Exercise input section start
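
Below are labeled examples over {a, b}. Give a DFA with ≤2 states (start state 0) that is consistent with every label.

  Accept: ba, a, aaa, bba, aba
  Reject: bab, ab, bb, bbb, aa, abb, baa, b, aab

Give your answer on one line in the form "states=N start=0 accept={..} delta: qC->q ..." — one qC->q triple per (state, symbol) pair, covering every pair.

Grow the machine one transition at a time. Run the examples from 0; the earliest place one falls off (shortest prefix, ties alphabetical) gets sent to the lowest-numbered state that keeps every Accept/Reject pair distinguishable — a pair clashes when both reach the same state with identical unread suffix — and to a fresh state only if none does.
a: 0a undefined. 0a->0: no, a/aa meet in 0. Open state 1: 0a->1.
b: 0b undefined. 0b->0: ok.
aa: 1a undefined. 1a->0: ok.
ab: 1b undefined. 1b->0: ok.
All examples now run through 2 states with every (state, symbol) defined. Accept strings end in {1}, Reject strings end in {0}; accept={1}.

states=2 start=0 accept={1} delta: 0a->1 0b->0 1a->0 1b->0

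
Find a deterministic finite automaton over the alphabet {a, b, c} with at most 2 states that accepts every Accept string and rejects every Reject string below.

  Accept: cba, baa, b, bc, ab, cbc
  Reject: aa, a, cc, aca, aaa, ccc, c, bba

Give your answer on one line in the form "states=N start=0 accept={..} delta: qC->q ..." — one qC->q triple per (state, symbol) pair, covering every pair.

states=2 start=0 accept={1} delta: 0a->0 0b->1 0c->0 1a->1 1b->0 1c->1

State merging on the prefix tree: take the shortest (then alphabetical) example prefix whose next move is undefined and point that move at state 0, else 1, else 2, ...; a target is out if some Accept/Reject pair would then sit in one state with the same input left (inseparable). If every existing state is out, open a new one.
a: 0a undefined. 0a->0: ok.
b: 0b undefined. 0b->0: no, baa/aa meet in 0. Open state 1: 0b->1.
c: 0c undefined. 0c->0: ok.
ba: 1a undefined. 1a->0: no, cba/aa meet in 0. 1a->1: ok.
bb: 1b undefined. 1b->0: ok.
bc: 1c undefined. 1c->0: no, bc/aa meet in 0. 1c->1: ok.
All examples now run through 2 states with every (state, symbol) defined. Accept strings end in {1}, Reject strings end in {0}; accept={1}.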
Exercise input section end
Exercise input section start
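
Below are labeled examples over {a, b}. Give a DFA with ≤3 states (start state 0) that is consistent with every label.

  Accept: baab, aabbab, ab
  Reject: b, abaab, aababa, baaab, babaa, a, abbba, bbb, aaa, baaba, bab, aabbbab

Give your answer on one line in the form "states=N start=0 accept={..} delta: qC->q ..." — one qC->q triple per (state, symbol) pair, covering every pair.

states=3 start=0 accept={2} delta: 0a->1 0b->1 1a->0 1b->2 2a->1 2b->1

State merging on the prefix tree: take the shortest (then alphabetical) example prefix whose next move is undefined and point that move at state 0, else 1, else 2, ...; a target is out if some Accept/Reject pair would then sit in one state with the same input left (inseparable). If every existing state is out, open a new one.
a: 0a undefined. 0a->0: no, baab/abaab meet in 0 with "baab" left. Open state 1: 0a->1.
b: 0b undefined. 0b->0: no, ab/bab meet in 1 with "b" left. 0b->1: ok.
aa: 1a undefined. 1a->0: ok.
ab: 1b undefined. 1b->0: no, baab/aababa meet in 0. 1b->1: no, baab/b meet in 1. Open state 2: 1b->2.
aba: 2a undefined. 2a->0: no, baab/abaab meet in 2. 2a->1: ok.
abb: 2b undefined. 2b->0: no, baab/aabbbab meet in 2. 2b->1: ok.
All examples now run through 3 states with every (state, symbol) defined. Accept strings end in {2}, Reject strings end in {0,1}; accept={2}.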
Exercise input section end
Exercise input section start
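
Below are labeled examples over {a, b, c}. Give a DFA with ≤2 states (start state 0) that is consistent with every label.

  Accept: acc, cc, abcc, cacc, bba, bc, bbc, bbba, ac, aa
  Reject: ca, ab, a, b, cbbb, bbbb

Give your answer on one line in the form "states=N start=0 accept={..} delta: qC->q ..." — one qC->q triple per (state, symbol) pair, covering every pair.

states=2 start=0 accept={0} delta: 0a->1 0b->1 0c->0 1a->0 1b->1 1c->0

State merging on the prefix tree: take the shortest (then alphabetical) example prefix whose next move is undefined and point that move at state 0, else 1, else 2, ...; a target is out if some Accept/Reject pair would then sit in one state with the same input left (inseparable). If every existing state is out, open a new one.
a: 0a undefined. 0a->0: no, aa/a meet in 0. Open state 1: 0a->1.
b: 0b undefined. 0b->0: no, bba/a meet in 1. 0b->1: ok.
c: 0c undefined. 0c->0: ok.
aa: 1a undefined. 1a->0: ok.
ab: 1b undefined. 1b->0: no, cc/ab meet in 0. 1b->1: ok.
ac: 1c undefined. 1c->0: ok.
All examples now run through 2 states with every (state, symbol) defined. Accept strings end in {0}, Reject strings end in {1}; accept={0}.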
Exercise input section end
Exercise brief: When a line in the records above holds "label", that line is to be reported.

Answer space:
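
Below are labeled examples over {a, b}. Give a DFA with ≤2 states (start state 0) that is consistent with every label.
Below are labeled examples over {a, b}. Give a DFA with ≤3 states (start state 0) that is consistent with every label.
Below are labeled examples over {a, b, c}. Give a DFA with ≤2 states (start state 0) that is consistent with every label.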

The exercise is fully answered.